Dataset entries:
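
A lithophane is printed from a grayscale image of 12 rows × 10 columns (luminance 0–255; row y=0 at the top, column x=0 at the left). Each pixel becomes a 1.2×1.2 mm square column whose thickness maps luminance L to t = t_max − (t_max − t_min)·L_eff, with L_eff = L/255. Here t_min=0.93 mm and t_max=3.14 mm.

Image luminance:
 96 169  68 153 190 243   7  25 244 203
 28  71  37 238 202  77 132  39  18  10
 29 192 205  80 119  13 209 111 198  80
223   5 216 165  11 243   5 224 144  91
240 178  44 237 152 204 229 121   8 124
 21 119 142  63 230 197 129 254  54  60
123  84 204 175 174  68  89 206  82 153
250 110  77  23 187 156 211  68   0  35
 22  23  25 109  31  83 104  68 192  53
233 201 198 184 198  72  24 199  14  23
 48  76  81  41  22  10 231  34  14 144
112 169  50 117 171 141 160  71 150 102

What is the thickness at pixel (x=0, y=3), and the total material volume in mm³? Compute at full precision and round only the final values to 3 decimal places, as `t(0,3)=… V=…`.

span = t_max - t_min = 3.14 - 0.93 = 2.210
L(0,3) = 223, L_eff = 223/255 = 0.874510
t(0,3) = 3.14 - 2.210·0.874510 = 1.207
Σt over all 12·10 pixels = 254.652
V = pitch²·Σt = 1.2²·254.652 = 366.699

t(0,3)=1.207 V=366.699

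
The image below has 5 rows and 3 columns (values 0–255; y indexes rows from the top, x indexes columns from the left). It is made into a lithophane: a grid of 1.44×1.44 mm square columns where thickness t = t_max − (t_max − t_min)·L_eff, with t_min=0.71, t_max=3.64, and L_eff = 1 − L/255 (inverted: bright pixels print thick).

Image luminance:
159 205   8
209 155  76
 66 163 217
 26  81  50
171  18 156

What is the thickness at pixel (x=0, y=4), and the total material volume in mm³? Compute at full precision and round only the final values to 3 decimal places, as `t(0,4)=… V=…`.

span = t_max - t_min = 3.64 - 0.71 = 2.930
L(0,4) = 171, L_eff = 1 - 171/255 = 0.329412 (inverted)
t(0,4) = 3.64 - 2.930·0.329412 = 2.675
Σt over all 5·3 pixels = 157451/5100 ≈ 30.8727451
V = pitch²·Σt = 1.44²·157451/5100 = 64.018

t(0,4)=2.675 V=64.018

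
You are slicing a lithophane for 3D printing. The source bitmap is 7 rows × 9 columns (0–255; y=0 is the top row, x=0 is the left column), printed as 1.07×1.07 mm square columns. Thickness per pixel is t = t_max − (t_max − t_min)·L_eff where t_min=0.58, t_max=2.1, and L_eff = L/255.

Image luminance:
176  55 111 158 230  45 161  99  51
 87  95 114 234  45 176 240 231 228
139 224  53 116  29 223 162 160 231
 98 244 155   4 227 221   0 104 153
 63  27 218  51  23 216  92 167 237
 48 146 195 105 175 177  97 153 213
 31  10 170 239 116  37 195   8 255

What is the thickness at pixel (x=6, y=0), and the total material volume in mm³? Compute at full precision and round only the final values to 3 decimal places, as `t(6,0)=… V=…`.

t(6,0)=1.140 V=93.169

span = t_max - t_min = 2.1 - 0.58 = 1.520
L(6,0) = 161, L_eff = 161/255 = 0.631373
t(6,0) = 2.1 - 1.520·0.631373 = 1.140
Σt over all 7·9 pixels = 1037557/12750 ≈ 81.3770196
V = pitch²·Σt = 1.07²·1037557/12750 = 93.169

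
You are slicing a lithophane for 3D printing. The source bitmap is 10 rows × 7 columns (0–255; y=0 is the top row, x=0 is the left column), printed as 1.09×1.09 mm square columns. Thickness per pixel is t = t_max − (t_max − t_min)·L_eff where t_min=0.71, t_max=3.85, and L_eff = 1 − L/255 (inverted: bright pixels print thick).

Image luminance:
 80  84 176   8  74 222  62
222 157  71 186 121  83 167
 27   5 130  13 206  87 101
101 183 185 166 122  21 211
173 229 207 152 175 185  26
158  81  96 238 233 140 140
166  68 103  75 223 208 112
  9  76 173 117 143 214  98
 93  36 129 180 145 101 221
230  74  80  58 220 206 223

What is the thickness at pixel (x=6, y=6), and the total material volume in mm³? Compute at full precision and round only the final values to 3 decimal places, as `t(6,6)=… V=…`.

t(6,6)=2.089 V=194.888

span = t_max - t_min = 3.85 - 0.71 = 3.140
L(6,6) = 112, L_eff = 1 - 112/255 = 0.560784 (inverted)
t(6,6) = 3.85 - 3.140·0.560784 = 2.089
Σt over all 10·7 pixels = 69714/425 ≈ 164.0329412
V = pitch²·Σt = 1.09²·69714/425 = 194.888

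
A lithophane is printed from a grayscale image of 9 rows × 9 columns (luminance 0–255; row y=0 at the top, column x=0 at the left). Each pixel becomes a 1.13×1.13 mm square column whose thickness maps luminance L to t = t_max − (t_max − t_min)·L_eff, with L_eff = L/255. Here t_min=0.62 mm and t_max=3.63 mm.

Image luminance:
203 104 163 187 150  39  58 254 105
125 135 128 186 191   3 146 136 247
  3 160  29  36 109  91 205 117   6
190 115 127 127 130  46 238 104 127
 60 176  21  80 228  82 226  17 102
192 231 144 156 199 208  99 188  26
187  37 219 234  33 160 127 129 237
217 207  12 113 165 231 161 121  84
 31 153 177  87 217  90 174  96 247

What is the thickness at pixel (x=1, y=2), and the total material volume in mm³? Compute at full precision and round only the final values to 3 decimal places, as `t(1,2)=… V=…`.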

- _Task objective_: Print, without alteration, only the lines above between the one holding "bitmap is 10" and the one holding "190 115 127", inclusive.

- _Task response_:
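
You are slicing a lithophane for 3D printing. The source bitmap is 10 rows × 7 columns (0–255; y=0 is the top row, x=0 is the left column), printed as 1.09×1.09 mm square columns. Thickness per pixel is t = t_max − (t_max − t_min)·L_eff where t_min=0.71, t_max=3.85, and L_eff = 1 − L/255 (inverted: bright pixels print thick).

Image luminance:
 80  84 176   8  74 222  62
222 157  71 186 121  83 167
 27   5 130  13 206  87 101
101 183 185 166 122  21 211
173 229 207 152 175 185  26
158  81  96 238 233 140 140
166  68 103  75 223 208 112
  9  76 173 117 143 214  98
 93  36 129 180 145 101 221
230  74  80  58 220 206 223

What is the thickness at pixel (x=6, y=6), and the total material volume in mm³? Compute at full precision and round only the final values to 3 decimal places, as `t(6,6)=… V=…`.

t(6,6)=2.089 V=194.888

span = t_max - t_min = 3.85 - 0.71 = 3.140
L(6,6) = 112, L_eff = 1 - 112/255 = 0.560784 (inverted)
t(6,6) = 3.85 - 3.140·0.560784 = 2.089
Σt over all 10·7 pixels = 69714/425 ≈ 164.0329412
V = pitch²·Σt = 1.09²·69714/425 = 194.888

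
A lithophane is printed from a grayscale image of 9 rows × 9 columns (luminance 0–255; row y=0 at the top, column x=0 at the left). Each pixel becomes a 1.13×1.13 mm square column whose thickness maps luminance L to t = t_max − (t_max − t_min)·L_eff, with L_eff = L/255. Here t_min=0.62 mm and t_max=3.63 mm.

Image luminance:
203 104 163 187 150  39  58 254 105
125 135 128 186 191   3 146 136 247
  3 160  29  36 109  91 205 117   6
190 115 127 127 130  46 238 104 127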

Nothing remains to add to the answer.